Exercise directions: What the task needs is every record repeated exactly, nothing more.

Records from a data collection
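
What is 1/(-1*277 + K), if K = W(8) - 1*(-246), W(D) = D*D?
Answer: 1/33 ≈ 0.030303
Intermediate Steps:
W(D) = D**2
K = 310 (K = 8**2 - 1*(-246) = 64 + 246 = 310)
1/(-1*277 + K) = 1/(-1*277 + 310) = 1/(-277 + 310) = 1/33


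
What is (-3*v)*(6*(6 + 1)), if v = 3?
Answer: -378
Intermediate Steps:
(-3*v)*(6*(6 + 1)) = (-3*3)*(6*(6 + 1)) = -54*7 = -9*42 = -378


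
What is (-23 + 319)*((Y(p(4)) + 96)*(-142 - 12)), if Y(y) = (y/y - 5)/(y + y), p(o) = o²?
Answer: -4370366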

Final answer:
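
What is 1/(-1*277 + K), if K = W(8) - 1*(-246), W(D) = D*D?
Answer: 1/33 ≈ 0.030303
Intermediate Steps:
W(D) = D**2
K = 310 (K = 8**2 - 1*(-246) = 64 + 246 = 310)
1/(-1*277 + K) = 1/(-1*277 + 310) = 1/(-277 + 310) = 1/33


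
What is (-3*v)*(6*(6 + 1)), if v = 3?
Answer: -378
Intermediate Steps:
(-3*v)*(6*(6 + 1)) = (-3*3)*(6*(6 + 1)) = -54*7 = -9*42 = -378


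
What is (-23 + 319)*((Y(p(4)) + 96)*(-142 - 12)), if Y(y) = (y/y - 5)/(y + y), p(o) = o²?
Answer: -4370366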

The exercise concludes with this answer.